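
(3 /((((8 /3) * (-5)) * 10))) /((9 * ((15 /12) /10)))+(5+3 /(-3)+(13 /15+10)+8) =22.85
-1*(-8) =8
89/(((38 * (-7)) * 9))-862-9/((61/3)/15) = -126856307/146034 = -868.68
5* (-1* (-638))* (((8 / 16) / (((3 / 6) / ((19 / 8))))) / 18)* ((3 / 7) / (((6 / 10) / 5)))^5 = 295947265625 / 1210104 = 244563.50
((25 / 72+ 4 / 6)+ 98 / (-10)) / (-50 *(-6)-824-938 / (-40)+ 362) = 3163 / 49878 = 0.06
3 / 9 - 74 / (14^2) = -13 / 294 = -0.04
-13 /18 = -0.72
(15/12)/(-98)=-5/392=-0.01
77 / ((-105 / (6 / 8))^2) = 11 / 2800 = 0.00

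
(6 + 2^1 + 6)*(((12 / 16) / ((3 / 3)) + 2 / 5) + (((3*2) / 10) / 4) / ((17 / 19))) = 1568 / 85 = 18.45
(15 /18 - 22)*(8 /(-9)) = 508 /27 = 18.81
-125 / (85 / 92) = -2300 / 17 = -135.29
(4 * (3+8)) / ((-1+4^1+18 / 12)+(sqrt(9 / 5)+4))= 7480 / 1409 -528 * sqrt(5) / 1409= 4.47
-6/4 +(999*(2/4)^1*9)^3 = 726815186259/8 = 90851898282.38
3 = 3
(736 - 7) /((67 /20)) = 14580 /67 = 217.61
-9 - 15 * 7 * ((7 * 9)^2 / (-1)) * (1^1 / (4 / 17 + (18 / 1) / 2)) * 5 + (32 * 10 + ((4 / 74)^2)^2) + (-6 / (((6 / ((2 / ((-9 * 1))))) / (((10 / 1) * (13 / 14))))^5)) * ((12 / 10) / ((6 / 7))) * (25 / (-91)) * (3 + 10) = 5344190389876508292720022 / 23653440230776584291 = 225937.13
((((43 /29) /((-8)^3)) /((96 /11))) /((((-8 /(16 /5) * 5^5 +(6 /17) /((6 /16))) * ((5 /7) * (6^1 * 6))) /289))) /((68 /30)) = 0.00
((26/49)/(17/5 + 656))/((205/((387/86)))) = 39/2207891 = 0.00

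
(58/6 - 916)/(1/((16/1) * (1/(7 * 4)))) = -517.90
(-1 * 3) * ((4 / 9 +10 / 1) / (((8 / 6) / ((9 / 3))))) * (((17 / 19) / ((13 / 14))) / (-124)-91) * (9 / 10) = 1768596417 / 306280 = 5774.44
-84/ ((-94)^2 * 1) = -21/ 2209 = -0.01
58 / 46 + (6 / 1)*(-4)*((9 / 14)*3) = -7249 / 161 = -45.02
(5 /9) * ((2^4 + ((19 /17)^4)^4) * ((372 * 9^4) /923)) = 1446815754503147984475409380 /44914280101240519607963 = 32212.82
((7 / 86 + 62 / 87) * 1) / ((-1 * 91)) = -0.01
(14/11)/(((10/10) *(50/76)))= 532/275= 1.93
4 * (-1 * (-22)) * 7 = 616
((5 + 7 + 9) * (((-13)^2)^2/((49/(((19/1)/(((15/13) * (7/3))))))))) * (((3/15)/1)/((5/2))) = 42327402/6125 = 6910.60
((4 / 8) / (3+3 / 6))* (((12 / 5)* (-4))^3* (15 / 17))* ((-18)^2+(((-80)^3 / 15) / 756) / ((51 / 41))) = -34076704768 / 1062075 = -32085.03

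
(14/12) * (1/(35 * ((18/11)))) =0.02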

### WHAT YOU ARE ASKED TO DO
Whatever appears in the lines above should be copied exactly.

### RESPONSE AREA
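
(3 /((((8 /3) * (-5)) * 10))) /((9 * ((15 /12) /10)))+(5+3 /(-3)+(13 /15+10)+8) =22.85
-1*(-8) =8
89/(((38 * (-7)) * 9))-862-9/((61/3)/15) = -126856307/146034 = -868.68
5* (-1* (-638))* (((8 / 16) / (((3 / 6) / ((19 / 8))))) / 18)* ((3 / 7) / (((6 / 10) / 5)))^5 = 295947265625 / 1210104 = 244563.50
((25 / 72+ 4 / 6)+ 98 / (-10)) / (-50 *(-6)-824-938 / (-40)+ 362) = 3163 / 49878 = 0.06
3 / 9 - 74 / (14^2) = -13 / 294 = -0.04
-13 /18 = -0.72
(15/12)/(-98)=-5/392=-0.01
77 / ((-105 / (6 / 8))^2) = 11 / 2800 = 0.00

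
(6 + 2^1 + 6)*(((12 / 16) / ((3 / 3)) + 2 / 5) + (((3*2) / 10) / 4) / ((17 / 19))) = 1568 / 85 = 18.45
(15 /18 - 22)*(8 /(-9)) = 508 /27 = 18.81
-125 / (85 / 92) = -2300 / 17 = -135.29
(4 * (3+8)) / ((-1+4^1+18 / 12)+(sqrt(9 / 5)+4))= 7480 / 1409 -528 * sqrt(5) / 1409= 4.47
-6/4 +(999*(2/4)^1*9)^3 = 726815186259/8 = 90851898282.38
3 = 3
(736 - 7) /((67 /20)) = 14580 /67 = 217.61
-9 - 15 * 7 * ((7 * 9)^2 / (-1)) * (1^1 / (4 / 17 + (18 / 1) / 2)) * 5 + (32 * 10 + ((4 / 74)^2)^2) + (-6 / (((6 / ((2 / ((-9 * 1))))) / (((10 / 1) * (13 / 14))))^5)) * ((12 / 10) / ((6 / 7))) * (25 / (-91)) * (3 + 10) = 5344190389876508292720022 / 23653440230776584291 = 225937.13
((((43 /29) /((-8)^3)) /((96 /11))) /((((-8 /(16 /5) * 5^5 +(6 /17) /((6 /16))) * ((5 /7) * (6^1 * 6))) /289))) /((68 /30)) = 0.00
((26/49)/(17/5 + 656))/((205/((387/86)))) = 39/2207891 = 0.00

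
(58/6 - 916)/(1/((16/1) * (1/(7 * 4)))) = -517.90
(-1 * 3) * ((4 / 9 +10 / 1) / (((8 / 6) / ((9 / 3))))) * (((17 / 19) / ((13 / 14))) / (-124)-91) * (9 / 10) = 1768596417 / 306280 = 5774.44
-84/ ((-94)^2 * 1) = -21/ 2209 = -0.01
58 / 46 + (6 / 1)*(-4)*((9 / 14)*3) = -7249 / 161 = -45.02
(5 /9) * ((2^4 + ((19 /17)^4)^4) * ((372 * 9^4) /923)) = 1446815754503147984475409380 /44914280101240519607963 = 32212.82
((7 / 86 + 62 / 87) * 1) / ((-1 * 91)) = -0.01
(14/11)/(((10/10) *(50/76)))= 532/275= 1.93
4 * (-1 * (-22)) * 7 = 616
((5 + 7 + 9) * (((-13)^2)^2/((49/(((19/1)/(((15/13) * (7/3))))))))) * (((3/15)/1)/((5/2))) = 42327402/6125 = 6910.60
((4 / 8) / (3+3 / 6))* (((12 / 5)* (-4))^3* (15 / 17))* ((-18)^2+(((-80)^3 / 15) / 756) / ((51 / 41))) = -34076704768 / 1062075 = -32085.03

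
(14/12) * (1/(35 * ((18/11)))) =0.02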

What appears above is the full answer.